SUPPLIED DATA:
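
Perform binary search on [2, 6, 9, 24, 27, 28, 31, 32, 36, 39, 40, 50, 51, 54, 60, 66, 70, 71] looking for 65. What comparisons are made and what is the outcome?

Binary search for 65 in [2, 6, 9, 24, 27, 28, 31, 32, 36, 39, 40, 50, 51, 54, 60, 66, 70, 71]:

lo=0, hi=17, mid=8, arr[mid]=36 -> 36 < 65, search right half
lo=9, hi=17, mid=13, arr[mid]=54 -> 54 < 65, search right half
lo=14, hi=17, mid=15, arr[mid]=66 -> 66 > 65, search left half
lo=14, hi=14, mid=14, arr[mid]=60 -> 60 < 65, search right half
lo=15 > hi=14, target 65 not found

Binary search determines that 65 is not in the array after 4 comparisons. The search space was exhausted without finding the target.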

WHAT THIS TASK INVOLVES: All the data above should be restated in full, exactly.

EXERCISE OUTPUT:
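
Perform binary search on [2, 6, 9, 24, 27, 28, 31, 32, 36, 39, 40, 50, 51, 54, 60, 66, 70, 71] looking for 65. What comparisons are made and what is the outcome?

Binary search for 65 in [2, 6, 9, 24, 27, 28, 31, 32, 36, 39, 40, 50, 51, 54, 60, 66, 70, 71]:

lo=0, hi=17, mid=8, arr[mid]=36 -> 36 < 65, search right half
lo=9, hi=17, mid=13, arr[mid]=54 -> 54 < 65, search right half
lo=14, hi=17, mid=15, arr[mid]=66 -> 66 > 65, search left half
lo=14, hi=14, mid=14, arr[mid]=60 -> 60 < 65, search right half
lo=15 > hi=14, target 65 not found

Binary search determines that 65 is not in the array after 4 comparisons. The search space was exhausted without finding the target.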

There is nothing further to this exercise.